Task to complete:
Retype the records in full, keeping each character as it is.

☆ ☆ ☆ ☆ ☆

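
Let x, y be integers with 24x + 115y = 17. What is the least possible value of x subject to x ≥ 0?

gcd(115, 24) = 1.
1 divides 17, so solutions exist.
By Bézout, 24*(24) + 115*(-5) = 1.
Scale by 17/1 = 17: (x₀, y₀) = (408, -85).
General solution: x = 408 + 115t, y = -85 - 24t for integer t.
x ≥ 0: smallest is 408 mod 115 = 63 (at t = -3), with y = -13.

63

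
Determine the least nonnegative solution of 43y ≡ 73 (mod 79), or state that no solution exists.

gcd(79, 43) = 1.
1 divides 73, so solutions exist.
By Bézout, 43*(-11) + 79*(6) = 1.
So 43*(-11) ≡ 1 (mod 79); multiply by 73: y ≡ -803 (mod 79).
Smallest nonnegative: y = -803 mod 79 = 66.

66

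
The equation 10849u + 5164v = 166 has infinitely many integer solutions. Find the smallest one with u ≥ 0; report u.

4302

gcd(10849, 5164) = 1.
1 divides 166, so solutions exist.
By Bézout, 10849*(337) + 5164*(-708) = 1.
Scale by 166/1 = 166: (u₀, v₀) = (55942, -117528).
General solution: u = 55942 + 5164t, v = -117528 - 10849t for integer t.
u ≥ 0: smallest is 55942 mod 5164 = 4302 (at t = -10), with v = -9038.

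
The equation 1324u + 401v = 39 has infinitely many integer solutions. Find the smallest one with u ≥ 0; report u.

113

gcd(1324, 401) = 1.
1 divides 39, so solutions exist.
By Bézout, 1324*(116) + 401*(-383) = 1.
Scale by 39/1 = 39: (u₀, v₀) = (4524, -14937).
General solution: u = 4524 + 401t, v = -14937 - 1324t for integer t.
u ≥ 0: smallest is 4524 mod 401 = 113 (at t = -11), with v = -373.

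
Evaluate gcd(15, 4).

gcd(15, 4) = 1  (15 = 3×4 + 3, 4 = 1×3 + 1, 3 = 3×1).

1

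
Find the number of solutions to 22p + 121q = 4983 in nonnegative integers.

21

gcd(121, 22):
  121 = 5·22 + 11
  22 = 2·11
so gcd(121, 22) = 11.
Back-substitute for Bézout coefficients:
  11 = 121 - 5·22
  ... = 22·(-5) + 121·(1)
Scale by 453: one solution is (-2265, 453). Reduce p mod 11: (1, 41).
General: p = 1 + 11t, q = 41 - 2t.
p ≥ 0 ⇒ t ≥ 0; q ≥ 0 ⇒ t ≤ 20. So t ∈ [0, 20]: 21 solutions.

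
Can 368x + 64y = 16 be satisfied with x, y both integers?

yes

gcd(368, 64):
  368 = 5·64 + 48
  64 = 1·48 + 16
  48 = 3·16
so gcd(368, 64) = 16.
16 divides 16, so integer solutions exist.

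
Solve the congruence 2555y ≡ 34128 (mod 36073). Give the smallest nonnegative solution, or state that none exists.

18424

gcd(36073, 2555) = 1.
1 divides 34128, so solutions exist.
By Bézout, 2555·(-4405) + 36073·(312) = 1.
So 2555·(-4405) ≡ 1 (mod 36073); multiply by 34128: y ≡ -150333840 (mod 36073).
Smallest nonnegative: y = -150333840 mod 36073 = 18424.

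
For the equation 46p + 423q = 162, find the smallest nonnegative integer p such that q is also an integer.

gcd(423, 46):
  423 = 9*46 + 9
  46 = 5*9 + 1
  9 = 9*1
so gcd(423, 46) = 1.
1 divides 162, so solutions exist.
Back-substitute for Bézout coefficients:
  1 = 46 - 5*9
  ... = 46*(46) + 423*(-5)
Scale by 162/1 = 162: (p₀, q₀) = (7452, -810).
General solution: p = 7452 + 423t, q = -810 - 46t for integer t.
p ≥ 0: smallest is 7452 mod 423 = 261 (at t = -17), with q = -28.

261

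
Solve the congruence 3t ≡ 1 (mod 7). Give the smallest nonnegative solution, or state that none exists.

5

gcd(7, 3):
  7 = 2×3 + 1
  3 = 3×1
so gcd(7, 3) = 1.
1 divides 1, so solutions exist.
Back-substitute for Bézout coefficients:
  1 = 7 - 2×3
  ... = 3×(-2) + 7×(1)
So 3×(-2) ≡ 1 (mod 7); multiply by 1: t ≡ -2 (mod 7).
Smallest nonnegative: t = -2 mod 7 = 5.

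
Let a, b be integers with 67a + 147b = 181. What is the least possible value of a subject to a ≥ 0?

40

gcd(147, 67) = 1.
1 divides 181, so solutions exist.
By Bézout, 67*(-68) + 147*(31) = 1.
Scale by 181/1 = 181: (a₀, b₀) = (-12308, 5611).
General solution: a = -12308 + 147t, b = 5611 - 67t for integer t.
a ≥ 0: smallest is -12308 mod 147 = 40 (at t = 84), with b = -17.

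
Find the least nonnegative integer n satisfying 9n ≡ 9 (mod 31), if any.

1

gcd(31, 9):
  31 = 3×9 + 4
  9 = 2×4 + 1
  4 = 4×1
so gcd(31, 9) = 1.
1 divides 9, so solutions exist.
Back-substitute for Bézout coefficients:
  1 = 9 - 2×4
  ... = 9×(7) + 31×(-2)
So 9×(7) ≡ 1 (mod 31); multiply by 9: n ≡ 63 (mod 31).
Smallest nonnegative: n = 63 mod 31 = 1.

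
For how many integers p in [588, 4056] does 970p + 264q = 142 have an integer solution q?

gcd(970, 264):
  970 = 3×264 + 178
  264 = 1×178 + 86
  178 = 2×86 + 6
  86 = 14×6 + 2
  6 = 3×2
so gcd(970, 264) = 2.
Back-substitute for Bézout coefficients:
  2 = 86 - 14×6
  ... = 970×(-43) + 264×(158)
Scale by 71: particular solution (-3053, 11218); reduce p mod 132: (115, -422).
General solution: p = 115 + 132t, q = -422 - 485t for integer t.
588 ≤ 115 + 132t ≤ 4056 gives t ∈ [4, 29], which is 26 values.

26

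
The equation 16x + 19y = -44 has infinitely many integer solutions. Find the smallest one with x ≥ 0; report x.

gcd(19, 16) = 1  (19 = 1*16 + 3, 16 = 5*3 + 1, 3 = 3*1).
1 divides -44, so solutions exist.
Back-substituting, 16*(6) + 19*(-5) = 1.
Scale by -44/1 = -44: (x₀, y₀) = (-264, 220).
General solution: x = -264 + 19t, y = 220 - 16t for integer t.
x ≥ 0: smallest is -264 mod 19 = 2 (at t = 14), with y = -4.

2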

☆ ☆ ☆ ☆ ☆

Result below:
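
Let x, y be integers with 24x + 115y = 17. What is the least possible value of x subject to x ≥ 0?

gcd(115, 24) = 1.
1 divides 17, so solutions exist.
By Bézout, 24*(24) + 115*(-5) = 1.
Scale by 17/1 = 17: (x₀, y₀) = (408, -85).
General solution: x = 408 + 115t, y = -85 - 24t for integer t.
x ≥ 0: smallest is 408 mod 115 = 63 (at t = -3), with y = -13.

63

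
Determine the least nonnegative solution of 43y ≡ 73 (mod 79), or state that no solution exists.

gcd(79, 43) = 1.
1 divides 73, so solutions exist.
By Bézout, 43*(-11) + 79*(6) = 1.
So 43*(-11) ≡ 1 (mod 79); multiply by 73: y ≡ -803 (mod 79).
Smallest nonnegative: y = -803 mod 79 = 66.

66

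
The equation 10849u + 5164v = 166 has infinitely many integer solutions. Find the smallest one with u ≥ 0; report u.

4302

gcd(10849, 5164) = 1.
1 divides 166, so solutions exist.
By Bézout, 10849*(337) + 5164*(-708) = 1.
Scale by 166/1 = 166: (u₀, v₀) = (55942, -117528).
General solution: u = 55942 + 5164t, v = -117528 - 10849t for integer t.
u ≥ 0: smallest is 55942 mod 5164 = 4302 (at t = -10), with v = -9038.

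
The equation 1324u + 401v = 39 has infinitely many integer solutions. Find the smallest one with u ≥ 0; report u.

113

gcd(1324, 401) = 1.
1 divides 39, so solutions exist.
By Bézout, 1324*(116) + 401*(-383) = 1.
Scale by 39/1 = 39: (u₀, v₀) = (4524, -14937).
General solution: u = 4524 + 401t, v = -14937 - 1324t for integer t.
u ≥ 0: smallest is 4524 mod 401 = 113 (at t = -11), with v = -373.

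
Evaluate gcd(15, 4).

gcd(15, 4) = 1  (15 = 3×4 + 3, 4 = 1×3 + 1, 3 = 3×1).

1

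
Find the number of solutions to 22p + 121q = 4983 in nonnegative integers.

21

gcd(121, 22):
  121 = 5·22 + 11
  22 = 2·11
so gcd(121, 22) = 11.
Back-substitute for Bézout coefficients:
  11 = 121 - 5·22
  ... = 22·(-5) + 121·(1)
Scale by 453: one solution is (-2265, 453). Reduce p mod 11: (1, 41).
General: p = 1 + 11t, q = 41 - 2t.
p ≥ 0 ⇒ t ≥ 0; q ≥ 0 ⇒ t ≤ 20. So t ∈ [0, 20]: 21 solutions.

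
Can 368x + 64y = 16 be satisfied with x, y both integers?

yes

gcd(368, 64):
  368 = 5·64 + 48
  64 = 1·48 + 16
  48 = 3·16
so gcd(368, 64) = 16.
16 divides 16, so integer solutions exist.

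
Solve the congruence 2555y ≡ 34128 (mod 36073). Give the smallest nonnegative solution, or state that none exists.

18424

gcd(36073, 2555) = 1.
1 divides 34128, so solutions exist.
By Bézout, 2555·(-4405) + 36073·(312) = 1.
So 2555·(-4405) ≡ 1 (mod 36073); multiply by 34128: y ≡ -150333840 (mod 36073).
Smallest nonnegative: y = -150333840 mod 36073 = 18424.

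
For the equation 46p + 423q = 162, find the smallest nonnegative integer p such that q is also an integer.

gcd(423, 46):
  423 = 9*46 + 9
  46 = 5*9 + 1
  9 = 9*1
so gcd(423, 46) = 1.
1 divides 162, so solutions exist.
Back-substitute for Bézout coefficients:
  1 = 46 - 5*9
  ... = 46*(46) + 423*(-5)
Scale by 162/1 = 162: (p₀, q₀) = (7452, -810).
General solution: p = 7452 + 423t, q = -810 - 46t for integer t.
p ≥ 0: smallest is 7452 mod 423 = 261 (at t = -17), with q = -28.

261

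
Solve the congruence 3t ≡ 1 (mod 7). Give the smallest nonnegative solution, or state that none exists.

5

gcd(7, 3):
  7 = 2×3 + 1
  3 = 3×1
so gcd(7, 3) = 1.
1 divides 1, so solutions exist.
Back-substitute for Bézout coefficients:
  1 = 7 - 2×3
  ... = 3×(-2) + 7×(1)
So 3×(-2) ≡ 1 (mod 7); multiply by 1: t ≡ -2 (mod 7).
Smallest nonnegative: t = -2 mod 7 = 5.

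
Let a, b be integers with 67a + 147b = 181. What is the least possible value of a subject to a ≥ 0?

40

gcd(147, 67) = 1.
1 divides 181, so solutions exist.
By Bézout, 67*(-68) + 147*(31) = 1.
Scale by 181/1 = 181: (a₀, b₀) = (-12308, 5611).
General solution: a = -12308 + 147t, b = 5611 - 67t for integer t.
a ≥ 0: smallest is -12308 mod 147 = 40 (at t = 84), with b = -17.

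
Find the least nonnegative integer n satisfying 9n ≡ 9 (mod 31), if any.

1

gcd(31, 9):
  31 = 3×9 + 4
  9 = 2×4 + 1
  4 = 4×1
so gcd(31, 9) = 1.
1 divides 9, so solutions exist.
Back-substitute for Bézout coefficients:
  1 = 9 - 2×4
  ... = 9×(7) + 31×(-2)
So 9×(7) ≡ 1 (mod 31); multiply by 9: n ≡ 63 (mod 31).
Smallest nonnegative: n = 63 mod 31 = 1.

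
For how many integers p in [588, 4056] does 970p + 264q = 142 have an integer solution q?

gcd(970, 264):
  970 = 3×264 + 178
  264 = 1×178 + 86
  178 = 2×86 + 6
  86 = 14×6 + 2
  6 = 3×2
so gcd(970, 264) = 2.
Back-substitute for Bézout coefficients:
  2 = 86 - 14×6
  ... = 970×(-43) + 264×(158)
Scale by 71: particular solution (-3053, 11218); reduce p mod 132: (115, -422).
General solution: p = 115 + 132t, q = -422 - 485t for integer t.
588 ≤ 115 + 132t ≤ 4056 gives t ∈ [4, 29], which is 26 values.

26

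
The equation 16x + 19y = -44 has infinitely many integer solutions. Find the smallest one with x ≥ 0; report x.

gcd(19, 16) = 1  (19 = 1*16 + 3, 16 = 5*3 + 1, 3 = 3*1).
1 divides -44, so solutions exist.
Back-substituting, 16*(6) + 19*(-5) = 1.
Scale by -44/1 = -44: (x₀, y₀) = (-264, 220).
General solution: x = -264 + 19t, y = 220 - 16t for integer t.
x ≥ 0: smallest is -264 mod 19 = 2 (at t = 14), with y = -4.

2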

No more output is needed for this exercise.